EXERCISE => Transcribe the records word for word, leaving nothing out.

====== PROVIDED MATERIAL

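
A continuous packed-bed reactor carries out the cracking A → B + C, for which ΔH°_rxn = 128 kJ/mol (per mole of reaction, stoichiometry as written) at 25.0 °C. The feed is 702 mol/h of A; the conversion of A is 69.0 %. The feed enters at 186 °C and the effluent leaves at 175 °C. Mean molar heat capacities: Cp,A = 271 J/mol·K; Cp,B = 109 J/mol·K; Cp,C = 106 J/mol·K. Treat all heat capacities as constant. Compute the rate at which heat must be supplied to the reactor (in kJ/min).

Extent of reaction ξ = 0.690 × 702 = 484.38 mol/h
Reaction term: ξ·ΔH°_rxn = 484.38 × 128 = 62001 kJ/h
Sensible, feed 186→25 °C: -30629 kJ/h
Outlet flows (mol/h): A 217.62, B 484.38, C 484.38
Sensible, products 25→175 °C: 24468 kJ/h
Q = ΔH = 55839 kJ/h = 15.511 kW
Heat supplied = 930.65 kJ/min

Q_in = 931 kJ/min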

============

THE ANSWER =>
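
A continuous packed-bed reactor carries out the cracking A → B + C, for which ΔH°_rxn = 128 kJ/mol (per mole of reaction, stoichiometry as written) at 25.0 °C. The feed is 702 mol/h of A; the conversion of A is 69.0 %. The feed enters at 186 °C and the effluent leaves at 175 °C. Mean molar heat capacities: Cp,A = 271 J/mol·K; Cp,B = 109 J/mol·K; Cp,C = 106 J/mol·K. Treat all heat capacities as constant. Compute the rate at which heat must be supplied to the reactor (in kJ/min).

Extent of reaction ξ = 0.690 × 702 = 484.38 mol/h
Reaction term: ξ·ΔH°_rxn = 484.38 × 128 = 62001 kJ/h
Sensible, feed 186→25 °C: -30629 kJ/h
Outlet flows (mol/h): A 217.62, B 484.38, C 484.38
Sensible, products 25→175 °C: 24468 kJ/h
Q = ΔH = 55839 kJ/h = 15.511 kW
Heat supplied = 930.65 kJ/min

Q_in = 931 kJ/min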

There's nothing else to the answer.